▶ YOUR GOAL: Repeat verbatim, and only, the lines of the data below, beginning at the line that contains "Let h(b, T)" and stopping after the line that contains "Answer: -1277309484".

Segment Start: AVAILABLE RECORDS

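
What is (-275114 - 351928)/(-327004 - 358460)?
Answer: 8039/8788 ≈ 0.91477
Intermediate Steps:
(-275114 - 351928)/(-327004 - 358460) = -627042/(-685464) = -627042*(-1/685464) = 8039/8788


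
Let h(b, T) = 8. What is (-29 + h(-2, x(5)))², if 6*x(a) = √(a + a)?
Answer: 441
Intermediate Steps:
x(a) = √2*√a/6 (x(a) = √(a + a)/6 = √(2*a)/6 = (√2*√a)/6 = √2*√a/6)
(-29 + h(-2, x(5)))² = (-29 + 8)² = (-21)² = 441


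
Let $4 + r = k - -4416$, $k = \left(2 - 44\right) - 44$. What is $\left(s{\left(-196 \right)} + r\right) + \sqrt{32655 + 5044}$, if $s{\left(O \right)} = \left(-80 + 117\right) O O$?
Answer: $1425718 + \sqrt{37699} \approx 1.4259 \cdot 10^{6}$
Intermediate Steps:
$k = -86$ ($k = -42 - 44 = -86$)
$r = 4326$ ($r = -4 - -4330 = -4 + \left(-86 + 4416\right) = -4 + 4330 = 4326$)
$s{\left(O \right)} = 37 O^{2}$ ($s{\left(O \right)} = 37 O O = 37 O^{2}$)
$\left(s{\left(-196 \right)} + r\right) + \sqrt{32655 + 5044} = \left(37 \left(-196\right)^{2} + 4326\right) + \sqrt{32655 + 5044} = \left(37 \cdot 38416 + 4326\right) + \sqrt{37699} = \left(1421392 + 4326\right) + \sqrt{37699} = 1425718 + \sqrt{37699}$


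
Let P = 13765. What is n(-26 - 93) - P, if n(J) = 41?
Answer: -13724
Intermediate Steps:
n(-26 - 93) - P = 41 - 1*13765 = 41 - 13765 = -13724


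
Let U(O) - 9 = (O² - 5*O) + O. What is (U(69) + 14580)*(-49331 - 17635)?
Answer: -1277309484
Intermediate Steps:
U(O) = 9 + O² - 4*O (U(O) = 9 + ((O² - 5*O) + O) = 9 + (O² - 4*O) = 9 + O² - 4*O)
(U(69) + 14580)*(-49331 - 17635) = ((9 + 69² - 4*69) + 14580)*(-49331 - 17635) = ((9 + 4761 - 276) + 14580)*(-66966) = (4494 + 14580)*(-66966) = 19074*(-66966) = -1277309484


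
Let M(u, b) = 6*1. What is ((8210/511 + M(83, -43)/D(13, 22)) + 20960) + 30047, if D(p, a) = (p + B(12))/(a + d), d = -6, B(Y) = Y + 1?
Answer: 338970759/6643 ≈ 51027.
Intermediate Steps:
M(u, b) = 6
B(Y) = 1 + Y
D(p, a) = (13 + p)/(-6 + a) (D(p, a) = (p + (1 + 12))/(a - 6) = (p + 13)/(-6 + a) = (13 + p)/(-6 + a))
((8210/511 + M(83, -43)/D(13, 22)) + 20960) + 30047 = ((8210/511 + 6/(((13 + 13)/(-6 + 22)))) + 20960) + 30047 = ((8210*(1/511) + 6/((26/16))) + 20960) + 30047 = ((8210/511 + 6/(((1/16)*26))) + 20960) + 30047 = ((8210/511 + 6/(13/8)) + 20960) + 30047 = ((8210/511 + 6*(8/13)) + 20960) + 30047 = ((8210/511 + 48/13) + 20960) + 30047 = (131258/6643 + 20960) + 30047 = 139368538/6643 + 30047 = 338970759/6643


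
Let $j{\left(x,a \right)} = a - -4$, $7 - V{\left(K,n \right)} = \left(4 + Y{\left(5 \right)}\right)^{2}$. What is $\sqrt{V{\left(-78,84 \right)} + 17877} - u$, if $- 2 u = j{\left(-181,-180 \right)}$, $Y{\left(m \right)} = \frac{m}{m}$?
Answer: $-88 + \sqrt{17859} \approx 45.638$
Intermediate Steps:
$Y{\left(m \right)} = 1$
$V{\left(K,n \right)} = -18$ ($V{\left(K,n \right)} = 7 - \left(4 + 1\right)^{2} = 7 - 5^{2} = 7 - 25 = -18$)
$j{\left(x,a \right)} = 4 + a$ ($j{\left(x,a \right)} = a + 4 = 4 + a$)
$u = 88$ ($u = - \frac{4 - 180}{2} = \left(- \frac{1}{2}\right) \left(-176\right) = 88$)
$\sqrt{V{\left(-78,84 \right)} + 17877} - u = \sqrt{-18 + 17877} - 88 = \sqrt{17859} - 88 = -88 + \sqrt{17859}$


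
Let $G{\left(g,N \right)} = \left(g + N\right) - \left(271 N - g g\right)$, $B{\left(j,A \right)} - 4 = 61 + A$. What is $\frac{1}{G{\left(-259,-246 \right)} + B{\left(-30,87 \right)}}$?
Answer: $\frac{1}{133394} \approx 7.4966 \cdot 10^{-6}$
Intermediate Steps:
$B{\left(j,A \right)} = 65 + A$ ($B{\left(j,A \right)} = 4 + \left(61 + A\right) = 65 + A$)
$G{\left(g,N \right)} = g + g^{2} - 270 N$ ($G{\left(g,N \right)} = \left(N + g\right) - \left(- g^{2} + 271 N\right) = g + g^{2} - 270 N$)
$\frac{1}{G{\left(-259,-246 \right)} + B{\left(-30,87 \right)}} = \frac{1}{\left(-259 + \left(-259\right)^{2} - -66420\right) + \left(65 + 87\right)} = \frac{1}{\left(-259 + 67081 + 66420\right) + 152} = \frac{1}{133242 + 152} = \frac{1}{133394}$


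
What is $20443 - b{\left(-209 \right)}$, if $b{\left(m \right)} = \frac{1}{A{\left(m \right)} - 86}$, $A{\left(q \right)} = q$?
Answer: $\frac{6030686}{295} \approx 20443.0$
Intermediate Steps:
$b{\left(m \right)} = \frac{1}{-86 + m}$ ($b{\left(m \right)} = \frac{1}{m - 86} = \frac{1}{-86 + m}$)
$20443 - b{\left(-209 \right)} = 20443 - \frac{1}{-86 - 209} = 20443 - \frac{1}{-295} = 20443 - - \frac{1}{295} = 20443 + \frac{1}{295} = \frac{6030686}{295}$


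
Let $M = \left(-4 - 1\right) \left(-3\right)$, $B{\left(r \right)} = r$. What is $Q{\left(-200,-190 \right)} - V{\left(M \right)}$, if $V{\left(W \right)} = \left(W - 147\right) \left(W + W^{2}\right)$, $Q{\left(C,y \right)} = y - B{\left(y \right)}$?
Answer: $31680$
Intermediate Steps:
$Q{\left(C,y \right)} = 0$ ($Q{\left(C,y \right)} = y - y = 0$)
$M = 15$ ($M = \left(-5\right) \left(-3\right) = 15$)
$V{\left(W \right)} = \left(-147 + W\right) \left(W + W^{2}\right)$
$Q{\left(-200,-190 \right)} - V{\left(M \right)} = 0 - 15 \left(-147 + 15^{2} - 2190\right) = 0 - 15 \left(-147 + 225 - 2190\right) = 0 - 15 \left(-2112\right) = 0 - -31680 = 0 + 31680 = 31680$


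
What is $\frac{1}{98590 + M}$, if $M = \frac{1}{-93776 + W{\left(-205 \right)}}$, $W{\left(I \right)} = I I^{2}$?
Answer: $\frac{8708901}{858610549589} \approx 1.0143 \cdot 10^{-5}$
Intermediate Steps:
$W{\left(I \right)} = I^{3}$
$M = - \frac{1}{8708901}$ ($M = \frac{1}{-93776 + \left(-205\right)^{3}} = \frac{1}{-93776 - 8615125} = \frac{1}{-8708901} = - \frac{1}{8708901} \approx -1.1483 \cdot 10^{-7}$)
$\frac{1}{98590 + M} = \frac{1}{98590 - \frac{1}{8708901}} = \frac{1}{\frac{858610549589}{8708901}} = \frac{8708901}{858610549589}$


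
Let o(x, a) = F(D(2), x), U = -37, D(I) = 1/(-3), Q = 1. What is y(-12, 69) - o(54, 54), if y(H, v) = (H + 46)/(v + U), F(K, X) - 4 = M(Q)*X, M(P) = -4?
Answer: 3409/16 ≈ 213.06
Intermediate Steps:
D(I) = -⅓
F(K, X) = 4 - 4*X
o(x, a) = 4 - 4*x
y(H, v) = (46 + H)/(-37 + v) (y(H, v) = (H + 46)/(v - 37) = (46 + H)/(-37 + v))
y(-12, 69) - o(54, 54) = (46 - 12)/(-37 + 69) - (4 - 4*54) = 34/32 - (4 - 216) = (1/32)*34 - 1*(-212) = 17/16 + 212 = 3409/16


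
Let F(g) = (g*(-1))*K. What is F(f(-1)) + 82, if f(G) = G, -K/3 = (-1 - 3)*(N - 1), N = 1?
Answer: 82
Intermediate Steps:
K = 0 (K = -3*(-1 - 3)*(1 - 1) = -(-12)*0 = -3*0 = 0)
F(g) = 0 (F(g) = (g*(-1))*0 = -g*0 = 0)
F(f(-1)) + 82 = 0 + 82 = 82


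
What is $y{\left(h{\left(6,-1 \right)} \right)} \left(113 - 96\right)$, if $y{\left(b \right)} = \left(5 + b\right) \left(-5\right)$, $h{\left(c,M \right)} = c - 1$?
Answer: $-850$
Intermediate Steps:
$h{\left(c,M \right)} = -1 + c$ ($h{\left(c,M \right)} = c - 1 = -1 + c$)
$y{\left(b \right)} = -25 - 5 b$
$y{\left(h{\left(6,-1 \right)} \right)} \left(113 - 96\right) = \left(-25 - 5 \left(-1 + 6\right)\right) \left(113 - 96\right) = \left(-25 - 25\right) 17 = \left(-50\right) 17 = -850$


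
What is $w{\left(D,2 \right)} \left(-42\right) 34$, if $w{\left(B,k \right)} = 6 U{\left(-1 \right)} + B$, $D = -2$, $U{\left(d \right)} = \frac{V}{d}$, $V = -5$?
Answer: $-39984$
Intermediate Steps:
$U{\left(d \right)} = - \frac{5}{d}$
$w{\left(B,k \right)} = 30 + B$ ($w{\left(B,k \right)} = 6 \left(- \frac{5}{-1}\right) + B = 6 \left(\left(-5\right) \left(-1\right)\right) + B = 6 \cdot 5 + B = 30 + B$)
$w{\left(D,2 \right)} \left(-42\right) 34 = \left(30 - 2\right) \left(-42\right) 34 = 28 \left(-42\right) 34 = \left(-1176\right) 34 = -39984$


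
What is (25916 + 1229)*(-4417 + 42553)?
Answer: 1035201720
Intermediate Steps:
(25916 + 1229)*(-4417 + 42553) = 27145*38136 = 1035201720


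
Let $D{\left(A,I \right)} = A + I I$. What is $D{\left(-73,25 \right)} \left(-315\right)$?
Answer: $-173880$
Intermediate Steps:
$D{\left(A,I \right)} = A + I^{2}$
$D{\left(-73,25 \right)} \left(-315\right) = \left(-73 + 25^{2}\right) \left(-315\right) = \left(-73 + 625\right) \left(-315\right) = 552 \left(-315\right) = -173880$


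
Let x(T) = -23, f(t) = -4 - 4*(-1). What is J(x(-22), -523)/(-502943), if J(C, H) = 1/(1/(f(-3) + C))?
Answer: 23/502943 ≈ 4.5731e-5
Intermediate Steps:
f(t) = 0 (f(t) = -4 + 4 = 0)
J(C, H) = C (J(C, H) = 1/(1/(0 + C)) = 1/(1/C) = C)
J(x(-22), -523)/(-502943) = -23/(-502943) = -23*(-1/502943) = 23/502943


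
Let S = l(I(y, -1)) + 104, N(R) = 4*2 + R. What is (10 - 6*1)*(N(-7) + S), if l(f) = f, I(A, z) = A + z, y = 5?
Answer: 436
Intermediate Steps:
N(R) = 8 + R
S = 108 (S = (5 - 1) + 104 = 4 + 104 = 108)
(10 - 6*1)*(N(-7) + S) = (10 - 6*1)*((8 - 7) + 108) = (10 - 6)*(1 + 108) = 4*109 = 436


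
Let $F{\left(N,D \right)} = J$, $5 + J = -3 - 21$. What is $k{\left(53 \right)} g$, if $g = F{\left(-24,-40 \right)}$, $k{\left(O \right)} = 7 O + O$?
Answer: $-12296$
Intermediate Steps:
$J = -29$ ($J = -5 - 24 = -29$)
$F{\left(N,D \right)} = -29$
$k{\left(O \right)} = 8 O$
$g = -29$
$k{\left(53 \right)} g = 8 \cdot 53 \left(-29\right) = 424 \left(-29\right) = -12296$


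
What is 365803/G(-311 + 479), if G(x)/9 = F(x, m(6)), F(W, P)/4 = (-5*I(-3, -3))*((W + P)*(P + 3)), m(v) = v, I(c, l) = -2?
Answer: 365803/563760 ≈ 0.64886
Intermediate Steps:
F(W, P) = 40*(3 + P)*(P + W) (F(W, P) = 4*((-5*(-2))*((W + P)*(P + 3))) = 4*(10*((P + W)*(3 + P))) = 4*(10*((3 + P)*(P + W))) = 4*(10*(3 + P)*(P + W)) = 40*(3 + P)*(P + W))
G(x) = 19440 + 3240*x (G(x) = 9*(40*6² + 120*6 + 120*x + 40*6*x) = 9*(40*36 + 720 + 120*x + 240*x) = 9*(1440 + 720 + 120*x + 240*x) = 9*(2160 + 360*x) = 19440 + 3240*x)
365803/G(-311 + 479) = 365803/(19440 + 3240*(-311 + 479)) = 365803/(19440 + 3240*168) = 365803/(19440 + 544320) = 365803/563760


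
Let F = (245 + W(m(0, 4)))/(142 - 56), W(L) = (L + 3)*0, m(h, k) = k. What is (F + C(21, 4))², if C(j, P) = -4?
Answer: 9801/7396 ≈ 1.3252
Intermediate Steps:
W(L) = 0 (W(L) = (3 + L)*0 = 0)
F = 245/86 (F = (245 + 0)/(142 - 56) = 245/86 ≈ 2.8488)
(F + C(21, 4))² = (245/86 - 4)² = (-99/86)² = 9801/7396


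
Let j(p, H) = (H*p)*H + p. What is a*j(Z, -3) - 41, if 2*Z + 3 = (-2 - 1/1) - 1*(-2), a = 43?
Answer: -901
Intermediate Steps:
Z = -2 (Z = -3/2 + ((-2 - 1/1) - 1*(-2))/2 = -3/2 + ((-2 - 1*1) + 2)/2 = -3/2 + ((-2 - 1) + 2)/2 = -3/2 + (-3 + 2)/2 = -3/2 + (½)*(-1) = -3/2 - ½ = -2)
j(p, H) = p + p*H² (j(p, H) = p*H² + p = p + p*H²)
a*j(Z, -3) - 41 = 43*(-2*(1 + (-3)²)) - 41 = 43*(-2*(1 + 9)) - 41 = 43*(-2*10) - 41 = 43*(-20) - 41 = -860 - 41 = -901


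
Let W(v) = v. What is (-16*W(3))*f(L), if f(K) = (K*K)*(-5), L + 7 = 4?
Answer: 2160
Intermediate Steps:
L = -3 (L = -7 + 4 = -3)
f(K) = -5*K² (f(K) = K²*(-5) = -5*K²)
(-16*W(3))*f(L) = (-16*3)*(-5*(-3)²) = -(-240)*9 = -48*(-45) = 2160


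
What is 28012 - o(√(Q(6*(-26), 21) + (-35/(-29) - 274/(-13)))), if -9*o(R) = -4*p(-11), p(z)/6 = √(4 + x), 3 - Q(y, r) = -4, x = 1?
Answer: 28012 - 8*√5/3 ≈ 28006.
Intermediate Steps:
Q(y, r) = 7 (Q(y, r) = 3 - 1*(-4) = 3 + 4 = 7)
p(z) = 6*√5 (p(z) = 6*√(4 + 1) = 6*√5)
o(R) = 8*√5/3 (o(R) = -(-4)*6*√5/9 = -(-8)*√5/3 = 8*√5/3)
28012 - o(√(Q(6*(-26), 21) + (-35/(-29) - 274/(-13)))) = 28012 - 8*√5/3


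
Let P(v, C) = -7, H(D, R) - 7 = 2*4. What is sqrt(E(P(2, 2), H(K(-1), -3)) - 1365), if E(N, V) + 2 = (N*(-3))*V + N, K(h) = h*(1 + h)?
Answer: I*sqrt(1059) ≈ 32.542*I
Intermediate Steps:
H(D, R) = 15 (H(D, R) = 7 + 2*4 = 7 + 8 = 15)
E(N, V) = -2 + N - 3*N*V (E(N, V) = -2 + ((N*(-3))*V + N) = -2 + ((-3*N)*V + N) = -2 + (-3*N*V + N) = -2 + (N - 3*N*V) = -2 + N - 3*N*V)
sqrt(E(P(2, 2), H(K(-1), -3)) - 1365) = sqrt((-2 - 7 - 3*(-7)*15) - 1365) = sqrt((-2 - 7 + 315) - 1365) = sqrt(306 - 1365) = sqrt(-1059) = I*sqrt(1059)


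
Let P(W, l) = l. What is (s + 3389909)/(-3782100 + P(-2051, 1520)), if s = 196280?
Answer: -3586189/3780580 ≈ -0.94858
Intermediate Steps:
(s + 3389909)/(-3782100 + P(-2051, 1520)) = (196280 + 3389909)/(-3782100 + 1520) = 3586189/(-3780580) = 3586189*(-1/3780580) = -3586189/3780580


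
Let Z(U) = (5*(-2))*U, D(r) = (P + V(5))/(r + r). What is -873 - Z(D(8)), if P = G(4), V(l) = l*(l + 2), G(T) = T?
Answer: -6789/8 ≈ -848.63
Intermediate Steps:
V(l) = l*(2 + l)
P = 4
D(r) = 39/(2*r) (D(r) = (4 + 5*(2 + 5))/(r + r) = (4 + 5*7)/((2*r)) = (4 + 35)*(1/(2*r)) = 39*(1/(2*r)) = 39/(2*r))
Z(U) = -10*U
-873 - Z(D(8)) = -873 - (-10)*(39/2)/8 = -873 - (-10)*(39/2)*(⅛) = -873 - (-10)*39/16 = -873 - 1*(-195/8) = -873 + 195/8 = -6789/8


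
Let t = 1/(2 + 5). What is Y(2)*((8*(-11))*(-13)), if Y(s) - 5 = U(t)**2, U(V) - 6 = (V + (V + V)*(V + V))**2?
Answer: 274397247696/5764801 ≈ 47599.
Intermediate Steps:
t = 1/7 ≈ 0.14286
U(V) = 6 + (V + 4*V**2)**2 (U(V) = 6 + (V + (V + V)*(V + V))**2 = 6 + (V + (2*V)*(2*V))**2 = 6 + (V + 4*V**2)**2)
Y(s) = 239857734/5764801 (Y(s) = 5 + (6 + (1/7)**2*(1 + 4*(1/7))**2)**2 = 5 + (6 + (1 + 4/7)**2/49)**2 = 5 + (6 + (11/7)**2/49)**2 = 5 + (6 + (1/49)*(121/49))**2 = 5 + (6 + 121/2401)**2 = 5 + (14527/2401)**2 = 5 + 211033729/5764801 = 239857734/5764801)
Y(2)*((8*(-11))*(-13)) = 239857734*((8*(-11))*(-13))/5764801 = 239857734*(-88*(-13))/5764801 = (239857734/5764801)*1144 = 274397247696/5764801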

Segment End: AVAILABLE RECORDS

▶ TASK OUTPUT:
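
Let h(b, T) = 8. What is (-29 + h(-2, x(5)))², if 6*x(a) = √(a + a)?
Answer: 441
Intermediate Steps:
x(a) = √2*√a/6 (x(a) = √(a + a)/6 = √(2*a)/6 = (√2*√a)/6 = √2*√a/6)
(-29 + h(-2, x(5)))² = (-29 + 8)² = (-21)² = 441


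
Let $4 + r = k - -4416$, $k = \left(2 - 44\right) - 44$. What is $\left(s{\left(-196 \right)} + r\right) + \sqrt{32655 + 5044}$, if $s{\left(O \right)} = \left(-80 + 117\right) O O$?
Answer: $1425718 + \sqrt{37699} \approx 1.4259 \cdot 10^{6}$
Intermediate Steps:
$k = -86$ ($k = -42 - 44 = -86$)
$r = 4326$ ($r = -4 - -4330 = -4 + \left(-86 + 4416\right) = -4 + 4330 = 4326$)
$s{\left(O \right)} = 37 O^{2}$ ($s{\left(O \right)} = 37 O O = 37 O^{2}$)
$\left(s{\left(-196 \right)} + r\right) + \sqrt{32655 + 5044} = \left(37 \left(-196\right)^{2} + 4326\right) + \sqrt{32655 + 5044} = \left(37 \cdot 38416 + 4326\right) + \sqrt{37699} = \left(1421392 + 4326\right) + \sqrt{37699} = 1425718 + \sqrt{37699}$


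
Let P = 13765. What is n(-26 - 93) - P, if n(J) = 41?
Answer: -13724
Intermediate Steps:
n(-26 - 93) - P = 41 - 1*13765 = 41 - 13765 = -13724


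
Let U(O) - 9 = (O² - 5*O) + O. What is (U(69) + 14580)*(-49331 - 17635)?
Answer: -1277309484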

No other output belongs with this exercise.